## PROMPT:
Please take the lines from the one holding "5. pay 65009 -> balance=69872" through the one holding "The following shows" in the data below and copy them exactly.

## SOURCE MATERIAL:
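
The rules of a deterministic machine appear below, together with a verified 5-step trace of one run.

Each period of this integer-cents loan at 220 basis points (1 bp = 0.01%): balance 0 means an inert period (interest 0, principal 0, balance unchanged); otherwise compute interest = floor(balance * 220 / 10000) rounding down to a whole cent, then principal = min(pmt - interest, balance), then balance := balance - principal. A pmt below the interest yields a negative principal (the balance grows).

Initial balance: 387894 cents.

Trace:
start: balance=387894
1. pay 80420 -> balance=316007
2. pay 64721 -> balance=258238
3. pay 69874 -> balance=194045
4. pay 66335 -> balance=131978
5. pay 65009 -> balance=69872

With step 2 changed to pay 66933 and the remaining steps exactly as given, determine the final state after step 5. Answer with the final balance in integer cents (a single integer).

67511

(re-executing from step 2 with the substitution; state before step 2: balance=316007)
2. pay 66933 -> balance=256026
3. pay 69874 -> balance=191784
4. pay 66335 -> balance=129668
5. pay 65009 -> balance=67511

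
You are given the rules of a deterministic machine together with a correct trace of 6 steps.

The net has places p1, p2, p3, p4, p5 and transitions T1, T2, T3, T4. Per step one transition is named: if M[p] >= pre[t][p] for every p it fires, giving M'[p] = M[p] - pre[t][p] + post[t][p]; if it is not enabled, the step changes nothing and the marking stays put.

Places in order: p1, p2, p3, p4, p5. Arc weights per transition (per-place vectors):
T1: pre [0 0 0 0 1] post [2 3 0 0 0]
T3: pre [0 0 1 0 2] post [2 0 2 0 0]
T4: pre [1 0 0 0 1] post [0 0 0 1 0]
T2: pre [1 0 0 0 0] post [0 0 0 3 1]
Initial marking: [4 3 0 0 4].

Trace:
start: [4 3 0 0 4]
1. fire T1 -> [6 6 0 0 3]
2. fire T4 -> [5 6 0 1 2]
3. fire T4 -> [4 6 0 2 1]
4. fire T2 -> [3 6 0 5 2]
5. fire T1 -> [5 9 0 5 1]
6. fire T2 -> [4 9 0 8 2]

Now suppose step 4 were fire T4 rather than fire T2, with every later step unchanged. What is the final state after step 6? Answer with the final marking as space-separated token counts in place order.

(re-executing from step 4 with the substitution; state before step 4: [4 6 0 2 1])
4. fire T4 -> [3 6 0 3 0]
5. fire T1 -> [3 6 0 3 0]
6. fire T2 -> [2 6 0 6 1]

2 6 0 6 1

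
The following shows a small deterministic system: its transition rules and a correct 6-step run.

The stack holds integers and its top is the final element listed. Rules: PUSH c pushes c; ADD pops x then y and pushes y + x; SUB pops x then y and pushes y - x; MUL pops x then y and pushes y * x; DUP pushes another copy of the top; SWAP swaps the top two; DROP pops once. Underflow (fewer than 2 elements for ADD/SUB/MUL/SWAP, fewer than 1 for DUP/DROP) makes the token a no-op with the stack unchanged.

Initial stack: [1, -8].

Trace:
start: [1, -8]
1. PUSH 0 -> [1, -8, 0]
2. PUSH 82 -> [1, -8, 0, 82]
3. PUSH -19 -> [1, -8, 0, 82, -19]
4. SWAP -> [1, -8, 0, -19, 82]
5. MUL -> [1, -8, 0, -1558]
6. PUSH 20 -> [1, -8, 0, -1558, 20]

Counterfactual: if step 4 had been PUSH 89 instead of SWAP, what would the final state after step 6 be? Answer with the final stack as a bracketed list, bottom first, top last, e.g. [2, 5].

(re-executing from step 4 with the substitution; state before step 4: [1, -8, 0, 82, -19])
4. PUSH 89 -> [1, -8, 0, 82, -19, 89]
5. MUL -> [1, -8, 0, 82, -1691]
6. PUSH 20 -> [1, -8, 0, 82, -1691, 20]

[1, -8, 0, 82, -1691, 20]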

## PROBLEM SOLUTION:
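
5. pay 65009 -> balance=69872

With step 2 changed to pay 66933 and the remaining steps exactly as given, determine the final state after step 5. Answer with the final balance in integer cents (a single integer).

67511

(re-executing from step 2 with the substitution; state before step 2: balance=316007)
2. pay 66933 -> balance=256026
3. pay 69874 -> balance=191784
4. pay 66335 -> balance=129668
5. pay 65009 -> balance=67511

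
You are given the rules of a deterministic machine together with a correct trace of 6 steps.

The net has places p1, p2, p3, p4, p5 and transitions T1, T2, T3, T4. Per step one transition is named: if M[p] >= pre[t][p] for every p it fires, giving M'[p] = M[p] - pre[t][p] + post[t][p]; if it is not enabled, the step changes nothing and the marking stays put.

Places in order: p1, p2, p3, p4, p5. Arc weights per transition (per-place vectors):
T1: pre [0 0 0 0 1] post [2 3 0 0 0]
T3: pre [0 0 1 0 2] post [2 0 2 0 0]
T4: pre [1 0 0 0 1] post [0 0 0 1 0]
T2: pre [1 0 0 0 0] post [0 0 0 3 1]
Initial marking: [4 3 0 0 4].

Trace:
start: [4 3 0 0 4]
1. fire T1 -> [6 6 0 0 3]
2. fire T4 -> [5 6 0 1 2]
3. fire T4 -> [4 6 0 2 1]
4. fire T2 -> [3 6 0 5 2]
5. fire T1 -> [5 9 0 5 1]
6. fire T2 -> [4 9 0 8 2]

Now suppose step 4 were fire T4 rather than fire T2, with every later step unchanged. What is the final state after step 6? Answer with the final marking as space-separated token counts in place order.

(re-executing from step 4 with the substitution; state before step 4: [4 6 0 2 1])
4. fire T4 -> [3 6 0 3 0]
5. fire T1 -> [3 6 0 3 0]
6. fire T2 -> [2 6 0 6 1]

2 6 0 6 1

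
The following shows a small deterministic system: its transition rules and a correct 6-step run.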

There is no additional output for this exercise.